• [Dataset extract]:
Segment Open

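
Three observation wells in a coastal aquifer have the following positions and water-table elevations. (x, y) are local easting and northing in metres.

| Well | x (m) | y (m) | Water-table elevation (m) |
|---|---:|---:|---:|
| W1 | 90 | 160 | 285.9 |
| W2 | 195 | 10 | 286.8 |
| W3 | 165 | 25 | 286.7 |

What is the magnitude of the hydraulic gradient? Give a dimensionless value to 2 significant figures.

0.0057

Differences from W1: to W2 (Δx, Δy, Δh) = (105, -150, +0.9); to W3 = (75, -135, +0.8).
Solve a·Δx + b·Δy = Δh: det = 105·(-135) − 75·(-150) = -2925.
∂h/∂x = [(+0.9)·(-135) − (+0.8)·(-150)] / -2925 = +0.0005128
∂h/∂y = [105·(+0.8) − 75·(+0.9)] / -2925 = -0.005641
|∇h| = √(0.0005128² + -0.005641²) = 0.005664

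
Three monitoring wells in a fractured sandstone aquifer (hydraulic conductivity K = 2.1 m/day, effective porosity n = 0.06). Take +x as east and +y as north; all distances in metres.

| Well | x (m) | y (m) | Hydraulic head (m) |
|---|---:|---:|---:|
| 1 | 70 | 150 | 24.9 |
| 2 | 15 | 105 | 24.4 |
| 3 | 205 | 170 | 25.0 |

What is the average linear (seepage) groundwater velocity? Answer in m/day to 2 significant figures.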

Segment Closed

• [Work to complete]:
Reproduce the listing above exactly from the line containing "150 | 24.9 |" through its last line, with both of those lines included.

• [Task output]:
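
| 1 | 70 | 150 | 24.9 |
| 2 | 15 | 105 | 24.4 |
| 3 | 205 | 170 | 25.0 |

What is the average linear (seepage) groundwater velocity? Answer in m/day to 2 significant figures.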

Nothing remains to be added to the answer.